#### [Work instruction]
Reproduce the entries in full, with no changes.

[Collection entries]
........

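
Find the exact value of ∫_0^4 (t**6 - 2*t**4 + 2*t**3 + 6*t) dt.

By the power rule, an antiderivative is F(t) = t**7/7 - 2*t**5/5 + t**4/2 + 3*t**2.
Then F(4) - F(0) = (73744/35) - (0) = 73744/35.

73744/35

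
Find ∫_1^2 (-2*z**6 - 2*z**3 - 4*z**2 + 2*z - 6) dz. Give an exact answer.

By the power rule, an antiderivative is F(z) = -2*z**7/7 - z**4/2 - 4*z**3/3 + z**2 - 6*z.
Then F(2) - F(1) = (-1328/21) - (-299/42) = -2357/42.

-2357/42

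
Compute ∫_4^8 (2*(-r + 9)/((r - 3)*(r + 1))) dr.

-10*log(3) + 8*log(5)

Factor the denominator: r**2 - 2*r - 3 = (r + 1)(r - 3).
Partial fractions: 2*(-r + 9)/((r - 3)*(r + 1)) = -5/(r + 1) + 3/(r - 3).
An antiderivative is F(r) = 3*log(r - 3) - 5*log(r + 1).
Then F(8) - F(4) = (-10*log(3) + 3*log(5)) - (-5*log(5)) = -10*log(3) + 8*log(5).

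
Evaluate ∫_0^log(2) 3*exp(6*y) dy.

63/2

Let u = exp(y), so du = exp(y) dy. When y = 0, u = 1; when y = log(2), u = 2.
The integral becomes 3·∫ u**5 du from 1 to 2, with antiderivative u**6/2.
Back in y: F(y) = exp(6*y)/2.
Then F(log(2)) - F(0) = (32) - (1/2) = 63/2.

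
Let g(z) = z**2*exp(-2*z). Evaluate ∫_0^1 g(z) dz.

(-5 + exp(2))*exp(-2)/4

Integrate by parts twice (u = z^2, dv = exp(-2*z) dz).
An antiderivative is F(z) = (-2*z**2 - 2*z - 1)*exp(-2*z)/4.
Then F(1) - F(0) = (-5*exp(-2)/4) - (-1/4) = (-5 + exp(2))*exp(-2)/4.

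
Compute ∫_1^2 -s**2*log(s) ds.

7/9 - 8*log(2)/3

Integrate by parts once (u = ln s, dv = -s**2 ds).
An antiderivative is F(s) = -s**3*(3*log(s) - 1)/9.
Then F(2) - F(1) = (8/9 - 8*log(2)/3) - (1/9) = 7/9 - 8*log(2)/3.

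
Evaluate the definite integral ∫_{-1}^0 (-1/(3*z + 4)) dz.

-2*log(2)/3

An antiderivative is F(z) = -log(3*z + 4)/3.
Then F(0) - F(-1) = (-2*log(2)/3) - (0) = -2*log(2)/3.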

........

#### [Task output]
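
Find the exact value of ∫_0^4 (t**6 - 2*t**4 + 2*t**3 + 6*t) dt.

By the power rule, an antiderivative is F(t) = t**7/7 - 2*t**5/5 + t**4/2 + 3*t**2.
Then F(4) - F(0) = (73744/35) - (0) = 73744/35.

73744/35

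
Find ∫_1^2 (-2*z**6 - 2*z**3 - 4*z**2 + 2*z - 6) dz. Give an exact answer.

By the power rule, an antiderivative is F(z) = -2*z**7/7 - z**4/2 - 4*z**3/3 + z**2 - 6*z.
Then F(2) - F(1) = (-1328/21) - (-299/42) = -2357/42.

-2357/42

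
Compute ∫_4^8 (2*(-r + 9)/((r - 3)*(r + 1))) dr.

-10*log(3) + 8*log(5)

Factor the denominator: r**2 - 2*r - 3 = (r + 1)(r - 3).
Partial fractions: 2*(-r + 9)/((r - 3)*(r + 1)) = -5/(r + 1) + 3/(r - 3).
An antiderivative is F(r) = 3*log(r - 3) - 5*log(r + 1).
Then F(8) - F(4) = (-10*log(3) + 3*log(5)) - (-5*log(5)) = -10*log(3) + 8*log(5).

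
Evaluate ∫_0^log(2) 3*exp(6*y) dy.

63/2

Let u = exp(y), so du = exp(y) dy. When y = 0, u = 1; when y = log(2), u = 2.
The integral becomes 3·∫ u**5 du from 1 to 2, with antiderivative u**6/2.
Back in y: F(y) = exp(6*y)/2.
Then F(log(2)) - F(0) = (32) - (1/2) = 63/2.

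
Let g(z) = z**2*exp(-2*z). Evaluate ∫_0^1 g(z) dz.

(-5 + exp(2))*exp(-2)/4

Integrate by parts twice (u = z^2, dv = exp(-2*z) dz).
An antiderivative is F(z) = (-2*z**2 - 2*z - 1)*exp(-2*z)/4.
Then F(1) - F(0) = (-5*exp(-2)/4) - (-1/4) = (-5 + exp(2))*exp(-2)/4.

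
Compute ∫_1^2 -s**2*log(s) ds.

7/9 - 8*log(2)/3

Integrate by parts once (u = ln s, dv = -s**2 ds).
An antiderivative is F(s) = -s**3*(3*log(s) - 1)/9.
Then F(2) - F(1) = (8/9 - 8*log(2)/3) - (1/9) = 7/9 - 8*log(2)/3.

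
Evaluate the definite integral ∫_{-1}^0 (-1/(3*z + 4)) dz.

-2*log(2)/3

An antiderivative is F(z) = -log(3*z + 4)/3.
Then F(0) - F(-1) = (-2*log(2)/3) - (0) = -2*log(2)/3.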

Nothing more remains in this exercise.